The line containing "Mines Largo and" marks the end, so write out exactly every line from the top of the entries below through that one.

═══ Study material

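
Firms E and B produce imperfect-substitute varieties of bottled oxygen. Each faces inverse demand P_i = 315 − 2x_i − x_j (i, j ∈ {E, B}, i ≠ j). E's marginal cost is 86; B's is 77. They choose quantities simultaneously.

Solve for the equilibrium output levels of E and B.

45.2, 48.2

Firm E's profit: π = x_E(315 − 2x_E − x_B) − 86x_E.
∂π/∂x_E = 229 − 4x_E − x_B = 0 ⇒ x_E = 57.25 − 0.25x_B.
Similarly x_B = 59.5 − 0.25x_E.
Substituting the second reaction function into the first: x_E = 57.25 − 0.25(59.5 − 0.25x_E), which gives 0.9375x_E = 42.375 ⇒ x_E = 45.2.
Then x_B = 59.5 − 0.25·45.2 = 48.2.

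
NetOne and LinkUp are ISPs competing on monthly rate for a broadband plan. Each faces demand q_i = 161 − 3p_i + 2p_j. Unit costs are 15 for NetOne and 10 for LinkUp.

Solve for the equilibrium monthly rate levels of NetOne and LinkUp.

50.5625, 48.6875

NetOne's profit: π = (p_{NetOne} − 15)(161 − 3p_{NetOne} + 2p_{LinkUp}).
∂π/∂p_{NetOne} = 206 − 6p_{NetOne} + 2p_{LinkUp} = 0 ⇒ p_{NetOne} = 103/3 + (1/3)p_{LinkUp}.
Similarly p_{LinkUp} = 191/6 + (1/3)p_{NetOne}.
Substituting the second reaction function into the first: p_{NetOne} = 103/3 + (1/3)(191/6 + (1/3)p_{NetOne}), which gives (8/9)p_{NetOne} = 809/18 ⇒ p_{NetOne} = 50.5625.
Then p_{LinkUp} = 191/6 + (1/3)·50.5625 = 48.6875.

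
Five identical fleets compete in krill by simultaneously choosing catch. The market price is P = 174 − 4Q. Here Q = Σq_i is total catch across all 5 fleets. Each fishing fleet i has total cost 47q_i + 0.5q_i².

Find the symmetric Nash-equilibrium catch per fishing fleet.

A representative fishing fleet's profit is π_i = q_i(174 − 4Q) − 47q_i − 0.5q_i², with Q = q_i + Σ_{j≠i} q_j.
First-order condition: 127 − 9q_i − 4Σ_{j≠i} q_j = 0.
Imposing symmetry (q_j = q for all j) turns Σ_{j≠i} q_j into 4q, so 127 = 25q and q = 5.08.

5.08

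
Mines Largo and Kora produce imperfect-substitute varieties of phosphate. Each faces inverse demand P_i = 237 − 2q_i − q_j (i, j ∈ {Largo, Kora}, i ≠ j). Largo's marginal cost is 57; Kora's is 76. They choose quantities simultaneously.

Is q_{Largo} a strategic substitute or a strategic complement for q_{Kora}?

strategic substitutes

Mine Largo's profit: π = q_{Largo}(237 − 2q_{Largo} − q_{Kora}) − 57q_{Largo}.
∂π/∂q_{Largo} = 180 − 4q_{Largo} − q_{Kora} = 0 ⇒ q_{Largo} = 45 − 0.25q_{Kora}.
The best-response slope dq_{Largo}/dq_{Kora} = −0.25 < 0: the reaction function is downward-sloping, so the choices are strategic substitutes.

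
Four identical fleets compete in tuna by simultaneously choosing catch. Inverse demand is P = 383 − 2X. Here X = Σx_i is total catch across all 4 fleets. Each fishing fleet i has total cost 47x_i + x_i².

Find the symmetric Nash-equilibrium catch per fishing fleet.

A representative fishing fleet's profit is π_i = x_i(383 − 2X) − 47x_i − x_i², with X = x_i + Σ_{j≠i} x_j.
First-order condition: 336 − 6x_i − 2Σ_{j≠i} x_j = 0.
In a symmetric equilibrium every fishing fleet chooses the same x, so Σ_{j≠i} x_j = 3x. The condition becomes 336 − 12x = 0, giving x = 336/12 = 28.

28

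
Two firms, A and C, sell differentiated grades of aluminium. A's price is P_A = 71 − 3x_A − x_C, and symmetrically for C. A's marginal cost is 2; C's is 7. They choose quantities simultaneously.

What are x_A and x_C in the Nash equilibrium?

10, 9

Firm A's profit: π = x_A(71 − 3x_A − x_C) − 2x_A.
∂π/∂x_A = 69 − 6x_A − x_C = 0 ⇒ x_A = 11.5 − (1/6)x_C.
Similarly x_C = 32/3 − (1/6)x_A.
Substituting the second reaction function into the first: x_A = 11.5 − (1/6)(32/3 − (1/6)x_A), which gives (35/36)x_A = 175/18 ⇒ x_A = 10.
Then x_C = 32/3 − (1/6)·10 = 9.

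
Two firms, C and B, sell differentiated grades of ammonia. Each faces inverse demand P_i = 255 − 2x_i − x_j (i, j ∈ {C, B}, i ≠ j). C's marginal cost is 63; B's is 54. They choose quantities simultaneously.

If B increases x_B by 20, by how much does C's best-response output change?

-5

Firm C's profit: π = x_C(255 − 2x_C − x_B) − 63x_C.
∂π/∂x_C = 192 − 4x_C − x_B = 0 ⇒ x_C = 48 − 0.25x_B.
The reaction-function slope is −0.25, so a 20-unit rise in x_B moves x_C by −0.25 × 20 = −5. C's best response falls — the actions are strategic substitutes.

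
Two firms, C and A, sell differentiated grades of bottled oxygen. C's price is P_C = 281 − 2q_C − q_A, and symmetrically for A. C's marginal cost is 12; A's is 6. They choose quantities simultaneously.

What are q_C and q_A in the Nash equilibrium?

Firm C's profit: π = q_C(281 − 2q_C − q_A) − 12q_C.
∂π/∂q_C = 269 − 4q_C − q_A = 0 ⇒ q_C = 67.25 − 0.25q_A.
Similarly q_A = 68.75 − 0.25q_C.
Solving the two reaction functions simultaneously: (1 − (−0.25)(−0.25))q_C = 67.25 − 0.25·68.75, so 0.9375q_C = 50.0625 and q_C = 53.4.
Then q_A = 68.75 − 0.25·53.4 = 55.4.

53.4, 55.4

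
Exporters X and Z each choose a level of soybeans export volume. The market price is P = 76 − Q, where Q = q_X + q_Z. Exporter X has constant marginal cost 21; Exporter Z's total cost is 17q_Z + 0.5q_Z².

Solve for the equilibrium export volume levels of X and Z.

Exporter X's profit: π = q_X(76 − (q_X + q_Z)) − 21q_X.
∂π/∂q_X = 55 − 2q_X − q_Z = 0, so q_X = 27.5 − 0.5q_Z.
For Z: ∂π/∂q_Z = 59 − 3q_Z − q_X = 0 ⇒ q_Z = 59/3 − (1/3)q_X.
Solving the two reaction functions simultaneously: (1 − (−0.5)(−1/3))q_X = 27.5 − 0.5·(59/3), so (5/6)q_X = 53/3 and q_X = 21.2.
Then q_Z = 59/3 − (1/3)·21.2 = 12.6.

21.2, 12.6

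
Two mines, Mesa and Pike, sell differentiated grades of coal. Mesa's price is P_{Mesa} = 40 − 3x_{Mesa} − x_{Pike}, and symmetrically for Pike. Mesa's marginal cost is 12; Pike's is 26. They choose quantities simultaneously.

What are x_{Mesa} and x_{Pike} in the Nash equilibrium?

4.4, 1.6

Mine Mesa's profit: π = x_{Mesa}(40 − 3x_{Mesa} − x_{Pike}) − 12x_{Mesa}.
∂π/∂x_{Mesa} = 28 − 6x_{Mesa} − x_{Pike} = 0 ⇒ x_{Mesa} = 14/3 − (1/6)x_{Pike}.
Similarly x_{Pike} = 7/3 − (1/6)x_{Mesa}.
Substituting the second reaction function into the first: x_{Mesa} = 14/3 − (1/6)(7/3 − (1/6)x_{Mesa}), which gives (35/36)x_{Mesa} = 77/18 ⇒ x_{Mesa} = 4.4.
Then x_{Pike} = 7/3 − (1/6)·4.4 = 1.6.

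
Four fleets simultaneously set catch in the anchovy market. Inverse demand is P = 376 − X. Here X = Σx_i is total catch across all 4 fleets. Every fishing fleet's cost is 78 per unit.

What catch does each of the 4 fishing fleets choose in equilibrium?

A representative fishing fleet's profit is π_i = x_i(376 − X) − 78x_i, with X = x_i + Σ_{j≠i} x_j.
First-order condition: 298 − 2x_i − Σ_{j≠i} x_j = 0.
With identical fishing fleets, set every x_j = x: then 298 − 2x − 3x = 0, i.e. x = 298/5 = 59.6.

59.6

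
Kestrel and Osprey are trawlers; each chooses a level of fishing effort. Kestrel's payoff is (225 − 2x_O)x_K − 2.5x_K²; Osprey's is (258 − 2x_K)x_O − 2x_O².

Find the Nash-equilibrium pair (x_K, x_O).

Expanding Kestrel's payoff: 225x_K − 2x_Ox_K − 2.5x_K².
∂π/∂x_K = 225 − 2x_O − 5x_K = 0, so x_K = 45 − 0.4x_O.
Likewise for Osprey: x_O = 64.5 − 0.5x_K.
Substituting the second reaction function into the first: x_K = 45 − 0.4(64.5 − 0.5x_K), which gives 0.8x_K = 19.2 ⇒ x_K = 24.
Then x_O = 64.5 − 0.5·24 = 52.5.

24, 52.5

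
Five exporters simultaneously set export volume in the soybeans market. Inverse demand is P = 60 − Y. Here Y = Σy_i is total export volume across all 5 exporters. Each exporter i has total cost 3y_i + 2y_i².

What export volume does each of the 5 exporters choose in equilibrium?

5.7

A representative exporter's profit is π_i = y_i(60 − Y) − 3y_i − 2y_i², with Y = y_i + Σ_{j≠i} y_j.
First-order condition: 57 − 6y_i − Σ_{j≠i} y_j = 0.
Imposing symmetry (y_j = y for all j) turns Σ_{j≠i} y_j into 4y, so 57 = 10y and y = 5.7.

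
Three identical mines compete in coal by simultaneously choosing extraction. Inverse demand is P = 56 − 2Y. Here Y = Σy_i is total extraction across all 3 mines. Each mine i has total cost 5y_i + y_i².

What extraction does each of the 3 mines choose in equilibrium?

A representative mine's profit is π_i = y_i(56 − 2Y) − 5y_i − y_i², with Y = y_i + Σ_{j≠i} y_j.
First-order condition: 51 − 6y_i − 2Σ_{j≠i} y_j = 0.
With identical mines, set every y_j = y: then 51 − 6y − 4y = 0, i.e. y = 51/10 = 5.1.

5.1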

══════

## Expected output
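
Firms E and B produce imperfect-substitute varieties of bottled oxygen. Each faces inverse demand P_i = 315 − 2x_i − x_j (i, j ∈ {E, B}, i ≠ j). E's marginal cost is 86; B's is 77. They choose quantities simultaneously.

Solve for the equilibrium output levels of E and B.

45.2, 48.2

Firm E's profit: π = x_E(315 − 2x_E − x_B) − 86x_E.
∂π/∂x_E = 229 − 4x_E − x_B = 0 ⇒ x_E = 57.25 − 0.25x_B.
Similarly x_B = 59.5 − 0.25x_E.
Substituting the second reaction function into the first: x_E = 57.25 − 0.25(59.5 − 0.25x_E), which gives 0.9375x_E = 42.375 ⇒ x_E = 45.2.
Then x_B = 59.5 − 0.25·45.2 = 48.2.

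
NetOne and LinkUp are ISPs competing on monthly rate for a broadband plan. Each faces demand q_i = 161 − 3p_i + 2p_j. Unit costs are 15 for NetOne and 10 for LinkUp.

Solve for the equilibrium monthly rate levels of NetOne and LinkUp.

50.5625, 48.6875

NetOne's profit: π = (p_{NetOne} − 15)(161 − 3p_{NetOne} + 2p_{LinkUp}).
∂π/∂p_{NetOne} = 206 − 6p_{NetOne} + 2p_{LinkUp} = 0 ⇒ p_{NetOne} = 103/3 + (1/3)p_{LinkUp}.
Similarly p_{LinkUp} = 191/6 + (1/3)p_{NetOne}.
Substituting the second reaction function into the first: p_{NetOne} = 103/3 + (1/3)(191/6 + (1/3)p_{NetOne}), which gives (8/9)p_{NetOne} = 809/18 ⇒ p_{NetOne} = 50.5625.
Then p_{LinkUp} = 191/6 + (1/3)·50.5625 = 48.6875.

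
Five identical fleets compete in krill by simultaneously choosing catch. The market price is P = 174 − 4Q. Here Q = Σq_i is total catch across all 5 fleets. Each fishing fleet i has total cost 47q_i + 0.5q_i².

Find the symmetric Nash-equilibrium catch per fishing fleet.

A representative fishing fleet's profit is π_i = q_i(174 − 4Q) − 47q_i − 0.5q_i², with Q = q_i + Σ_{j≠i} q_j.
First-order condition: 127 − 9q_i − 4Σ_{j≠i} q_j = 0.
Imposing symmetry (q_j = q for all j) turns Σ_{j≠i} q_j into 4q, so 127 = 25q and q = 5.08.

5.08

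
Mines Largo and Kora produce imperfect-substitute varieties of phosphate. Each faces inverse demand P_i = 237 − 2q_i − q_j (i, j ∈ {Largo, Kora}, i ≠ j). Largo's marginal cost is 57; Kora's is 76. They choose quantities simultaneously.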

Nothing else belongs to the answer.